§ Task input:
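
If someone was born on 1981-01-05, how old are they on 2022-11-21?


Birth: 1981-01-05
Reference: 2022-11-21
Year difference: 2022 - 1981 = 41

41 years old


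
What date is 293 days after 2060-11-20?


Start: 2060-11-20, add 293 days
November 2060 has 30 days: 30 - 20 = 10 days to November 30 -> 283 left
December 2060 has 31 days -> 252 left
January 2061 has 31 days -> 221 left
February 2061 has 28 days -> 193 left
March 2061 has 31 days -> 162 left
April 2061 has 30 days -> 132 left
May 2061 has 31 days -> 101 left
June 2061 has 30 days -> 71 left
July 2061 has 31 days -> 40 left
August 2061 has 31 days -> 9 left
September 2061: 9 <= 30 -> lands on September 9

Result: 2061-09-09


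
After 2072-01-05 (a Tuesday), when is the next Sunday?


Current: Tuesday
Target: Sunday
Days ahead: 5

Next Sunday: 2072-01-10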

§ Exercise: Output the data in full, exactly as it stands.

§ Exercise response:
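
If someone was born on 1981-01-05, how old are they on 2022-11-21?


Birth: 1981-01-05
Reference: 2022-11-21
Year difference: 2022 - 1981 = 41

41 years old


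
What date is 293 days after 2060-11-20?


Start: 2060-11-20, add 293 days
November 2060 has 30 days: 30 - 20 = 10 days to November 30 -> 283 left
December 2060 has 31 days -> 252 left
January 2061 has 31 days -> 221 left
February 2061 has 28 days -> 193 left
March 2061 has 31 days -> 162 left
April 2061 has 30 days -> 132 left
May 2061 has 31 days -> 101 left
June 2061 has 30 days -> 71 left
July 2061 has 31 days -> 40 left
August 2061 has 31 days -> 9 left
September 2061: 9 <= 30 -> lands on September 9

Result: 2061-09-09


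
After 2072-01-05 (a Tuesday), when is the next Sunday?


Current: Tuesday
Target: Sunday
Days ahead: 5

Next Sunday: 2072-01-10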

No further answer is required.